TO DO
Nothing in the records may be altered. Repeat them in full.

EXTRACTED INFORMATION
+++
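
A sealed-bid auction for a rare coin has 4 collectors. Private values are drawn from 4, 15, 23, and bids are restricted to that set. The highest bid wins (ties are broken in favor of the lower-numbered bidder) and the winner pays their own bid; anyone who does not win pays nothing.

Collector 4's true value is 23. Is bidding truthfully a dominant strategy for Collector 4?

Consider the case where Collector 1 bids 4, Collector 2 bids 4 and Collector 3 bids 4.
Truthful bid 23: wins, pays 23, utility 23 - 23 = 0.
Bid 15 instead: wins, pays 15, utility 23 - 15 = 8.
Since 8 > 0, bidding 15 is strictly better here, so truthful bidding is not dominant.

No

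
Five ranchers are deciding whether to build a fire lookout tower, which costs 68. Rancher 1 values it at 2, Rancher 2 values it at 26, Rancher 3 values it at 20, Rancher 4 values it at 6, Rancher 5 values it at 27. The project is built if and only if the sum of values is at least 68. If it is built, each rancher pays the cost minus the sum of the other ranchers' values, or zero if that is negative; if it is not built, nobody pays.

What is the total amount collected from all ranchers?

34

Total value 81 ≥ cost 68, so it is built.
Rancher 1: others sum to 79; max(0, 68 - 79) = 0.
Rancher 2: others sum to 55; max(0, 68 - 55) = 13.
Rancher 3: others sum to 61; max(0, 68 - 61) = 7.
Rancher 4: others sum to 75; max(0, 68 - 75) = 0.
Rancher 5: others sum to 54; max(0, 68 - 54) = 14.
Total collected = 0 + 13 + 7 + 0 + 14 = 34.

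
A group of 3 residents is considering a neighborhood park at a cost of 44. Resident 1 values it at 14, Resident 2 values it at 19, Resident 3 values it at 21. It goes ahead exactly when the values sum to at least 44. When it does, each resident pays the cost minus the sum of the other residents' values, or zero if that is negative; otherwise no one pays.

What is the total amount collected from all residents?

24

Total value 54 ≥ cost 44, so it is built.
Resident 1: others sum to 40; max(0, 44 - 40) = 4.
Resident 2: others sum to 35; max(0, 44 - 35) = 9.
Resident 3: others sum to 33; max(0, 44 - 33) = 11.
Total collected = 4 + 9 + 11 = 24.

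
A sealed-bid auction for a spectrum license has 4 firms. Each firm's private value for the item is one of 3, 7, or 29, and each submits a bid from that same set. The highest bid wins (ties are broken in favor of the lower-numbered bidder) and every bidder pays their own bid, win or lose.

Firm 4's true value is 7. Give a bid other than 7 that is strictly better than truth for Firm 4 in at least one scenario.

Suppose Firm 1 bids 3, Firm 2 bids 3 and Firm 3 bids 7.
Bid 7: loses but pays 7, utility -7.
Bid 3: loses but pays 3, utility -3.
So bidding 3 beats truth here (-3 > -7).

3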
+++
RESULT OF THE EXERCISE
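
A sealed-bid auction for a rare coin has 4 collectors. Private values are drawn from 4, 15, 23, and bids are restricted to that set. The highest bid wins (ties are broken in favor of the lower-numbered bidder) and the winner pays their own bid; anyone who does not win pays nothing.

Collector 4's true value is 23. Is bidding truthfully a dominant strategy for Collector 4?

Consider the case where Collector 1 bids 4, Collector 2 bids 4 and Collector 3 bids 4.
Truthful bid 23: wins, pays 23, utility 23 - 23 = 0.
Bid 15 instead: wins, pays 15, utility 23 - 15 = 8.
Since 8 > 0, bidding 15 is strictly better here, so truthful bidding is not dominant.

No

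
Five ranchers are deciding whether to build a fire lookout tower, which costs 68. Rancher 1 values it at 2, Rancher 2 values it at 26, Rancher 3 values it at 20, Rancher 4 values it at 6, Rancher 5 values it at 27. The project is built if and only if the sum of values is at least 68. If it is built, each rancher pays the cost minus the sum of the other ranchers' values, or zero if that is negative; if it is not built, nobody pays.

What is the total amount collected from all ranchers?

34

Total value 81 ≥ cost 68, so it is built.
Rancher 1: others sum to 79; max(0, 68 - 79) = 0.
Rancher 2: others sum to 55; max(0, 68 - 55) = 13.
Rancher 3: others sum to 61; max(0, 68 - 61) = 7.
Rancher 4: others sum to 75; max(0, 68 - 75) = 0.
Rancher 5: others sum to 54; max(0, 68 - 54) = 14.
Total collected = 0 + 13 + 7 + 0 + 14 = 34.

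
A group of 3 residents is considering a neighborhood park at a cost of 44. Resident 1 values it at 14, Resident 2 values it at 19, Resident 3 values it at 21. It goes ahead exactly when the values sum to at least 44. When it does, each resident pays the cost minus the sum of the other residents' values, or zero if that is negative; otherwise no one pays.

What is the total amount collected from all residents?

24

Total value 54 ≥ cost 44, so it is built.
Resident 1: others sum to 40; max(0, 44 - 40) = 4.
Resident 2: others sum to 35; max(0, 44 - 35) = 9.
Resident 3: others sum to 33; max(0, 44 - 33) = 11.
Total collected = 4 + 9 + 11 = 24.

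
A sealed-bid auction for a spectrum license has 4 firms. Each firm's private value for the item is one of 3, 7, or 29, and each submits a bid from that same set. The highest bid wins (ties are broken in favor of the lower-numbered bidder) and every bidder pays their own bid, win or lose.

Firm 4's true value is 7. Give a bid other than 7 that is strictly better than truth for Firm 4 in at least one scenario.

Suppose Firm 1 bids 3, Firm 2 bids 3 and Firm 3 bids 7.
Bid 7: loses but pays 7, utility -7.
Bid 3: loses but pays 3, utility -3.
So bidding 3 beats truth here (-3 > -7).

3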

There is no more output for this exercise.